About this exercise ->
Provide only the number of lines in the records below that contain "Over".

*** Records shown Section Begins ***

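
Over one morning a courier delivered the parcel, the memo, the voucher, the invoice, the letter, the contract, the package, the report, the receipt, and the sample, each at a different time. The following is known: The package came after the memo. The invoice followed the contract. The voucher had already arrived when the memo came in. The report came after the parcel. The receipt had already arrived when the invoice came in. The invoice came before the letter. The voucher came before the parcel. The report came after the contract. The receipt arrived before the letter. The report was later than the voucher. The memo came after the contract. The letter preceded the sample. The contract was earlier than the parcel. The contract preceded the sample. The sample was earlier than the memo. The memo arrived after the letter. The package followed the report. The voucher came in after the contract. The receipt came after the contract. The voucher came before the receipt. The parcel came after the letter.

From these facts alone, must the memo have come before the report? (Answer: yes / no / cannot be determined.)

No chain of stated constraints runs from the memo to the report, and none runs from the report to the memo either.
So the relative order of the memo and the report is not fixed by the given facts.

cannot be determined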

*** Records shown Section Ends ***
*** Records shown Section Begins ***

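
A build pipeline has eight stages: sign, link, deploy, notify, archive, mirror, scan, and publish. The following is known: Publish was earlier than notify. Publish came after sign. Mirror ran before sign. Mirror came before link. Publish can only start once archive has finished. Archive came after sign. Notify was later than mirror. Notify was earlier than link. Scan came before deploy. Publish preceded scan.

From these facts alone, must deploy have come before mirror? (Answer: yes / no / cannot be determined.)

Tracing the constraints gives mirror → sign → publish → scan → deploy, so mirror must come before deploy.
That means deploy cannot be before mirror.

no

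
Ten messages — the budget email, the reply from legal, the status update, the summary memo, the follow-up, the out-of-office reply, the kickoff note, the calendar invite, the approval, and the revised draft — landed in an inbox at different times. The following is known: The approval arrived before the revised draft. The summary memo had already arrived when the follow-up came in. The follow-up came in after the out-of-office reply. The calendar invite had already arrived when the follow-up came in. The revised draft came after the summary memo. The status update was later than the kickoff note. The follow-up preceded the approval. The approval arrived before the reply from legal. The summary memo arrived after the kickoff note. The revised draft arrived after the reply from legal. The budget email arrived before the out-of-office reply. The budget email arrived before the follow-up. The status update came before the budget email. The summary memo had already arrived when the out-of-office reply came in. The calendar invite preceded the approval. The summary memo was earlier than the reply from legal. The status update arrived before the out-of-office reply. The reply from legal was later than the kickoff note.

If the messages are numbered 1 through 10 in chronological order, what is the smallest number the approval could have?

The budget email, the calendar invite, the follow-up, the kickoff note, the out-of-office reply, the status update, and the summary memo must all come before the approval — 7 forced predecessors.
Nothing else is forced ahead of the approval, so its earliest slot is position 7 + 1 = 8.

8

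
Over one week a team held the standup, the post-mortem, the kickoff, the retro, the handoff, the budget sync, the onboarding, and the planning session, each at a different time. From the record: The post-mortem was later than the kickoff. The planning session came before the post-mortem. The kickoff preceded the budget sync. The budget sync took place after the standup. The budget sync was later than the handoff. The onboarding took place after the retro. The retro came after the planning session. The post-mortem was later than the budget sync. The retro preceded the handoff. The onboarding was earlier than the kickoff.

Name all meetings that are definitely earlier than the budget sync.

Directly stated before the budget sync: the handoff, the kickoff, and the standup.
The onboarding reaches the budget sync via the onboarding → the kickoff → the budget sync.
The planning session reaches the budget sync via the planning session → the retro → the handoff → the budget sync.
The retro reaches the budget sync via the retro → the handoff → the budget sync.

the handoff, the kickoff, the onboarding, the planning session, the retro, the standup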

*** Records shown Section Ends ***

Response ->
2